**Work task:**
From the line with "Of 241 m^3 applied" through the final line, please write out the listing exactly, including both of those lines.
(Data excerpts Opens)
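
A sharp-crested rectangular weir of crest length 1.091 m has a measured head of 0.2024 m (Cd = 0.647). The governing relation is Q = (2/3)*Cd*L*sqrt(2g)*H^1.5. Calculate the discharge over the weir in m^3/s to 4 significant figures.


Q = (2/3)*0.647*1.091*sqrt(2*9.81)*0.2024^1.5 = 0.1898 m^3/s
Therefore the discharge over the weir = 0.1898 m^3/s.


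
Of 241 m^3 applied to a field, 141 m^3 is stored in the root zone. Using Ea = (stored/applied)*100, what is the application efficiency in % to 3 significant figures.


Ea = (141/241)*100 = 58.5 %
Therefore the application efficiency = 58.5 %.


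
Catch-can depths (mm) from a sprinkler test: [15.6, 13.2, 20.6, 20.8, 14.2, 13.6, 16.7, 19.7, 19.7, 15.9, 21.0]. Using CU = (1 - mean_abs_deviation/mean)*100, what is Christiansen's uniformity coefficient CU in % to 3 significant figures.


mean = 17.364 mm
mean |d_i - mean| = 2.7240 mm
CU = (1 - 2.7240/17.364)*100 = 84.3 %
Therefore Christiansen's uniformity coefficient CU = 84.3 %.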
(Data excerpts Closes)
**Problem solution:**
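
Of 241 m^3 applied to a field, 141 m^3 is stored in the root zone. Using Ea = (stored/applied)*100, what is the application efficiency in % to 3 significant figures.


Ea = (141/241)*100 = 58.5 %
Therefore the application efficiency = 58.5 %.


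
Catch-can depths (mm) from a sprinkler test: [15.6, 13.2, 20.6, 20.8, 14.2, 13.6, 16.7, 19.7, 19.7, 15.9, 21.0]. Using CU = (1 - mean_abs_deviation/mean)*100, what is Christiansen's uniformity coefficient CU in % to 3 significant figures.


mean = 17.364 mm
mean |d_i - mean| = 2.7240 mm
CU = (1 - 2.7240/17.364)*100 = 84.3 %
Therefore Christiansen's uniformity coefficient CU = 84.3 %.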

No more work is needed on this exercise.